Problem details » Transcribe each record below character for character.

Exercise input »
%%
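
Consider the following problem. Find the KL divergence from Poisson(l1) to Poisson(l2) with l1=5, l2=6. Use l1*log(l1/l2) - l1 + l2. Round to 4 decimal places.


KL divergence for Poisson:
KL = l1*log(l1/l2) - l1 + l2.
l1 = 5, l2 = 6.
log(5/6) = -0.182322.
l1*log(l1/l2) = 5 * -0.182322 = -0.911608.
KL = -0.911608 - 5 + 6 = 0.0884

0.0884


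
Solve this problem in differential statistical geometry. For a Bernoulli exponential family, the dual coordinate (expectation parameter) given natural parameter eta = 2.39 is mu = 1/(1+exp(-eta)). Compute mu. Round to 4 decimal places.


Dual coordinate (expectation parameter) for Bernoulli:
mu = 1/(1+exp(-eta)).
eta = 2.39.
exp(-eta) = exp(-2.39) = 0.09163.
mu = 1/(1+0.09163) = 0.9161

0.9161


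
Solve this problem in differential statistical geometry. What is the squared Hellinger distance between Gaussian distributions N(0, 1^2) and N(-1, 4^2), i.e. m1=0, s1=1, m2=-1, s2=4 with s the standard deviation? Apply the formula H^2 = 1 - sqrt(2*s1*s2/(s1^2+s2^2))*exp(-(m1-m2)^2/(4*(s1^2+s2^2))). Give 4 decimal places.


Squared Hellinger distance for Gaussians:
H^2 = 1 - sqrt(2*s1*s2/(s1^2+s2^2)) * exp(-(m1-m2)^2/(4*(s1^2+s2^2))).
s1^2 = 1, s2^2 = 16, s1^2+s2^2 = 17.
sqrt(2*1*4/(17)) = 0.685994.
(m1-m2)^2 = (1)^2 = 1.
exp(-1/(4*17)) = exp(-0.014706) = 0.985402.
H^2 = 1 - 0.685994*0.985402 = 0.3240

0.3240


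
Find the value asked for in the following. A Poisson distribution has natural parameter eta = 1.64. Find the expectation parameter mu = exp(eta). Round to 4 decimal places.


Expectation parameter for Poisson exponential family:
mu = exp(eta).
eta = 1.64.
mu = exp(1.64) = 5.1552

5.1552


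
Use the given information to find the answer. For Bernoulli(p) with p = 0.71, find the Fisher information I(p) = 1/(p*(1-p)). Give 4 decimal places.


For Bernoulli(p), Fisher information is I(p) = 1/(p*(1-p)).
p = 0.71, 1-p = 0.29.
p*(1-p) = 0.2059.
I(p) = 1/0.2059 = 4.8567

4.8567


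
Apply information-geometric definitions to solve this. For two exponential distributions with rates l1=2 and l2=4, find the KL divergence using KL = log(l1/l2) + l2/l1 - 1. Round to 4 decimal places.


KL divergence for exponential family:
KL = log(l1/l2) + l2/l1 - 1.
log(2/4) = -0.693147.
4/2 = 2.0.
KL = -0.693147 + 2.0 - 1 = 0.3069

0.3069


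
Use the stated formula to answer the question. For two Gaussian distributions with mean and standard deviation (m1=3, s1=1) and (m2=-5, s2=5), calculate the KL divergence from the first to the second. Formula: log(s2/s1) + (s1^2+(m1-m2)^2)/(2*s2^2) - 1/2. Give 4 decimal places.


KL divergence between normal distributions:
KL = log(s2/s1) + (s1^2 + (m1-m2)^2)/(2*s2^2) - 1/2.
log(5/1) = 1.609438.
(1^2 + (3--5)^2)/(2*5^2) = (1 + 64)/50 = 1.3.
KL = 1.609438 + 1.3 - 0.5 = 2.4094

2.4094


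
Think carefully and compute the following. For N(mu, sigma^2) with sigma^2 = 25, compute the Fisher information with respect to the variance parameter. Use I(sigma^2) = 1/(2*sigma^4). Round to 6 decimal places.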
%%
Response to the exercise »
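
Consider the following problem. Find the KL divergence from Poisson(l1) to Poisson(l2) with l1=5, l2=6. Use l1*log(l1/l2) - l1 + l2. Round to 4 decimal places.


KL divergence for Poisson:
KL = l1*log(l1/l2) - l1 + l2.
l1 = 5, l2 = 6.
log(5/6) = -0.182322.
l1*log(l1/l2) = 5 * -0.182322 = -0.911608.
KL = -0.911608 - 5 + 6 = 0.0884

0.0884


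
Solve this problem in differential statistical geometry. For a Bernoulli exponential family, the dual coordinate (expectation parameter) given natural parameter eta = 2.39 is mu = 1/(1+exp(-eta)). Compute mu. Round to 4 decimal places.


Dual coordinate (expectation parameter) for Bernoulli:
mu = 1/(1+exp(-eta)).
eta = 2.39.
exp(-eta) = exp(-2.39) = 0.09163.
mu = 1/(1+0.09163) = 0.9161

0.9161


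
Solve this problem in differential statistical geometry. What is the squared Hellinger distance between Gaussian distributions N(0, 1^2) and N(-1, 4^2), i.e. m1=0, s1=1, m2=-1, s2=4 with s the standard deviation? Apply the formula H^2 = 1 - sqrt(2*s1*s2/(s1^2+s2^2))*exp(-(m1-m2)^2/(4*(s1^2+s2^2))). Give 4 decimal places.


Squared Hellinger distance for Gaussians:
H^2 = 1 - sqrt(2*s1*s2/(s1^2+s2^2)) * exp(-(m1-m2)^2/(4*(s1^2+s2^2))).
s1^2 = 1, s2^2 = 16, s1^2+s2^2 = 17.
sqrt(2*1*4/(17)) = 0.685994.
(m1-m2)^2 = (1)^2 = 1.
exp(-1/(4*17)) = exp(-0.014706) = 0.985402.
H^2 = 1 - 0.685994*0.985402 = 0.3240

0.3240


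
Find the value asked for in the following. A Poisson distribution has natural parameter eta = 1.64. Find the expectation parameter mu = exp(eta). Round to 4 decimal places.


Expectation parameter for Poisson exponential family:
mu = exp(eta).
eta = 1.64.
mu = exp(1.64) = 5.1552

5.1552


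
Use the given information to find the answer. For Bernoulli(p) with p = 0.71, find the Fisher information I(p) = 1/(p*(1-p)). Give 4 decimal places.


For Bernoulli(p), Fisher information is I(p) = 1/(p*(1-p)).
p = 0.71, 1-p = 0.29.
p*(1-p) = 0.2059.
I(p) = 1/0.2059 = 4.8567

4.8567


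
Apply information-geometric definitions to solve this. For two exponential distributions with rates l1=2 and l2=4, find the KL divergence using KL = log(l1/l2) + l2/l1 - 1. Round to 4 decimal places.


KL divergence for exponential family:
KL = log(l1/l2) + l2/l1 - 1.
log(2/4) = -0.693147.
4/2 = 2.0.
KL = -0.693147 + 2.0 - 1 = 0.3069

0.3069


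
Use the stated formula to answer the question. For two Gaussian distributions with mean and standard deviation (m1=3, s1=1) and (m2=-5, s2=5), calculate the KL divergence from the first to the second. Formula: log(s2/s1) + (s1^2+(m1-m2)^2)/(2*s2^2) - 1/2. Give 4 decimal places.


KL divergence between normal distributions:
KL = log(s2/s1) + (s1^2 + (m1-m2)^2)/(2*s2^2) - 1/2.
log(5/1) = 1.609438.
(1^2 + (3--5)^2)/(2*5^2) = (1 + 64)/50 = 1.3.
KL = 1.609438 + 1.3 - 0.5 = 2.4094

2.4094


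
Think carefully and compute the following. For N(mu, sigma^2) with sigma^2 = 25, compute the Fisher information with respect to the variance parameter. Use I(sigma^2) = 1/(2*sigma^4). Round to 6 decimal places.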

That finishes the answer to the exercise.